EXERCISE REQUIREMENTS ::
Tally the lines in the data below in which the word "return" occurs, then give only the total.

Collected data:
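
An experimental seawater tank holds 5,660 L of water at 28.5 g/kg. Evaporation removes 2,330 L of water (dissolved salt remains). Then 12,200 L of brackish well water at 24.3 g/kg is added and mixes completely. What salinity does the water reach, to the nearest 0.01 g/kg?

After evaporation: salt = 5,660×28.5 = 161,310; volume = 5,660 − 2,330 = 3,330 L
After mixing: salt = 161,310 + 12,200×24.3 = 457,770; volume = 3,330 + 12,200 = 15,530 L
S = 457,770 / 15,530 = 29.4765 g/kg

29.48 g/kg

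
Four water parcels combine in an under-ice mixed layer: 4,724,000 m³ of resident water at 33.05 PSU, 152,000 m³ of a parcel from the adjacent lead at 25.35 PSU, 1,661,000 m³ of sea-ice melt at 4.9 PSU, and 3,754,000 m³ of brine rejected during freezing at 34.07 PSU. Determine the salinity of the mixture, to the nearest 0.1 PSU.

Mass of salt is conserved:
salt = 4,724,000×33.05 + 152,000×25.35 + 1,661,000×4.9 + 3,754,000×34.07 = 156,128,200 + 3,853,200 + 8,138,900 + 127,898,780 = 296,019,080
volume = 4,724,000 + 152,000 + 1,661,000 + 3,754,000 = 10,291,000 m³
S = 296,019,080 / 10,291,000 = 28.765 PSU

28.8 PSU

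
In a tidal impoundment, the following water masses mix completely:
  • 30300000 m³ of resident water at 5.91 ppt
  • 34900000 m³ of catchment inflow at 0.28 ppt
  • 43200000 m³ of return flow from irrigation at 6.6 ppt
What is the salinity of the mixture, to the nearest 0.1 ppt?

4.4 ppt

Conserving salt mass:
salt = 30,300,000×5.91 + 34,900,000×0.28 + 43,200,000×6.6 = 179,073,000 + 9,772,000 + 285,120,000 = 473,965,000
volume = 30,300,000 + 34,900,000 + 43,200,000 = 108,400,000 m³
S = 473,965,000 / 108,400,000 = 4.372 ppt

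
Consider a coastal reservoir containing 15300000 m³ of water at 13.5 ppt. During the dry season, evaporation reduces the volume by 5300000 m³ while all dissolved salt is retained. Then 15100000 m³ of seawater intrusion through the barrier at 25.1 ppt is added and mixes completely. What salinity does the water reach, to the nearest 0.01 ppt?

After evaporation: salt = 15,300,000×13.5 = 206,550,000; volume = 15,300,000 − 5,300,000 = 10,000,000 m³
After mixing: salt = 206,550,000 + 15,100,000×25.1 = 585,560,000; volume = 10,000,000 + 15,100,000 = 25,100,000 m³
S = 585,560,000 / 25,100,000 = 23.3291 ppt

23.33 ppt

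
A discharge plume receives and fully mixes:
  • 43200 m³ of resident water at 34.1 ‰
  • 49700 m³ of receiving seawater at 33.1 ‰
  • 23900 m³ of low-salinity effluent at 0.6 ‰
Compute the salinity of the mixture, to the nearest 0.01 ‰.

26.82 ‰

By conservation of dissolved salt,
salt = 43,200×34.1 + 49,700×33.1 + 23,900×0.6 = 1,473,120 + 1,645,070 + 14,340 = 3,132,530
volume = 43,200 + 49,700 + 23,900 = 116,800 m³
S = 3,132,530 / 116,800 = 26.8196 ‰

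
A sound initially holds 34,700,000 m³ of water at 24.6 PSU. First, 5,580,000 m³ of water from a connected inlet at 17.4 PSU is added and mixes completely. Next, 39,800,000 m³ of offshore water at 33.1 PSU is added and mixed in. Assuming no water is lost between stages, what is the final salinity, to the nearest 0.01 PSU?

28.32 PSU

Salt balance:
Initial salt = 34,700,000×24.6 = 853,620,000
After stage 1: salt = 853,620,000 + 5,580,000×17.4 = 950,712,000; volume = 40,280,000 m³; S = 23.603 PSU
After stage 2: salt = 950,712,000 + 39,800,000×33.1 = 2,268,092,000; volume = 80,080,000 m³
S = 2,268,092,000 / 80,080,000 = 28.3228 PSU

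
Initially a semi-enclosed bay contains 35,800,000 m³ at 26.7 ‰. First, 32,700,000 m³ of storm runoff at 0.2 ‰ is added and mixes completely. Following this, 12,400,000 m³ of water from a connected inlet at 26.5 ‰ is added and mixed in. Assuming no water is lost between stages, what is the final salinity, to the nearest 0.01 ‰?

Salt balance:
Initial salt = 35,800,000×26.7 = 955,860,000
After stage 1: salt = 955,860,000 + 32,700,000×0.2 = 962,400,000; volume = 68,500,000 m³; S = 14.05 ‰
After stage 2: salt = 962,400,000 + 12,400,000×26.5 = 1,291,000,000; volume = 80,900,000 m³
S = 1,291,000,000 / 80,900,000 = 15.958 ‰

15.96 ‰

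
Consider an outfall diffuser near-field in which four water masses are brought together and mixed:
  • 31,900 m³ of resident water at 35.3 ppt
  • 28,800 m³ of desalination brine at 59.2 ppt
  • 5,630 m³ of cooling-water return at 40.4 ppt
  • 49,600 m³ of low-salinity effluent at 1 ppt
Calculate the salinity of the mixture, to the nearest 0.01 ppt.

By conservation of dissolved salt,
salt = 31,900×35.3 + 28,800×59.2 + 5,630×40.4 + 49,600×1 = 1,126,070 + 1,704,960 + 227,452 + 49,600 = 3,108,082
volume = 31,900 + 28,800 + 5,630 + 49,600 = 115,930 m³
S = 3,108,082 / 115,930 = 26.81 ppt

26.81 ppt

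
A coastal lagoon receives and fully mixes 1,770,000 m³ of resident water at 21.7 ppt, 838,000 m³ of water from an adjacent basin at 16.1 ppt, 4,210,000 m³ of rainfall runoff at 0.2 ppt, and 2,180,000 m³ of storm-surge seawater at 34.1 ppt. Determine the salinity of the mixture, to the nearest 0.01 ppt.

14.12 ppt

Conserving salt mass:
salt = 1,770,000×21.7 + 838,000×16.1 + 4,210,000×0.2 + 2,180,000×34.1 = 38,409,000 + 13,491,800 + 842,000 + 74,338,000 = 127,080,800
volume = 1,770,000 + 838,000 + 4,210,000 + 2,180,000 = 8,998,000 m³
S = 127,080,800 / 8,998,000 = 14.1232 ppt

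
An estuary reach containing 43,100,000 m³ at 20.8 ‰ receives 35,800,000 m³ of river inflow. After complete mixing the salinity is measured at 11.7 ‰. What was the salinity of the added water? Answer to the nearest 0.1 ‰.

0.7 ‰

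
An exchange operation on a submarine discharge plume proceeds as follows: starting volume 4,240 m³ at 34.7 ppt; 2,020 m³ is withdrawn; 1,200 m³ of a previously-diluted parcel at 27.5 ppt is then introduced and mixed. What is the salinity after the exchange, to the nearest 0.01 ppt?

32.17 ppt

Remaining after removal: 2,220 m³ at 34.7 ppt (salt = 77,034)
After addition: salt = 77,034 + 1,200×27.5 = 110,034; volume = 3,420 m³
S = 110,034 / 3,420 = 32.1737 ppt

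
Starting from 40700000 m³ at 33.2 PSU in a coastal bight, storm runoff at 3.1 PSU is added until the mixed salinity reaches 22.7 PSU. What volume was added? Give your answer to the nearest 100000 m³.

Salt balance: 40,700,000×33.2 + V×3.1 = (40,700,000+V)×22.7
1,351,240,000 + 3.1V = 923,890,000 + 22.7V
427,350,000 = 19.6V
V = 21,803,571.43 m³

21800000 m³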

WORKED SOLUTION ::
2